Problem requirements
Take the records below and retype them line by line, from the first line through the one containing "24. (V OR NOT U OR NOT R)"; stop there.

(Stored items)
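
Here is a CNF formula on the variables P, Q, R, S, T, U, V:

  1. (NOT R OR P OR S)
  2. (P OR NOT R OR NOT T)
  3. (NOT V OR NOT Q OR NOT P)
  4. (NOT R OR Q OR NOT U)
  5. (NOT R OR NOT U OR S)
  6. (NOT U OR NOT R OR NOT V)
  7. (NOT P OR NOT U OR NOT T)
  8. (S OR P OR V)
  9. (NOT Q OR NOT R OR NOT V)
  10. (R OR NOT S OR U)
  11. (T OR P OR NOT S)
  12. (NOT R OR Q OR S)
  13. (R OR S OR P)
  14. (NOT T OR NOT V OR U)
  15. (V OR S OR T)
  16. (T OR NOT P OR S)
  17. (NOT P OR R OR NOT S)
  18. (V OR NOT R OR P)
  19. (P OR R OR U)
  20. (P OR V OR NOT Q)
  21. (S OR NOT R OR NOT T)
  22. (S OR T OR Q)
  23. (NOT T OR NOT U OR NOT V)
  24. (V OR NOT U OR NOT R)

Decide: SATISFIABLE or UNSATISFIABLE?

SATISFIABLE

Branch on P: take P = True.
Set Q = True and propagate.
  then V is forced to False.
Try R = True.
  then U is forced to False.
For the remaining variables, S = True, T = True works.
So P = True, Q = True, R = True, S = True, T = True, U = False, V = False is a satisfying assignment.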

Result below
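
Here is a CNF formula on the variables P, Q, R, S, T, U, V:

  1. (NOT R OR P OR S)
  2. (P OR NOT R OR NOT T)
  3. (NOT V OR NOT Q OR NOT P)
  4. (NOT R OR Q OR NOT U)
  5. (NOT R OR NOT U OR S)
  6. (NOT U OR NOT R OR NOT V)
  7. (NOT P OR NOT U OR NOT T)
  8. (S OR P OR V)
  9. (NOT Q OR NOT R OR NOT V)
  10. (R OR NOT S OR U)
  11. (T OR P OR NOT S)
  12. (NOT R OR Q OR S)
  13. (R OR S OR P)
  14. (NOT T OR NOT V OR U)
  15. (V OR S OR T)
  16. (T OR NOT P OR S)
  17. (NOT P OR R OR NOT S)
  18. (V OR NOT R OR P)
  19. (P OR R OR U)
  20. (P OR V OR NOT Q)
  21. (S OR NOT R OR NOT T)
  22. (S OR T OR Q)
  23. (NOT T OR NOT U OR NOT V)
  24. (V OR NOT U OR NOT R)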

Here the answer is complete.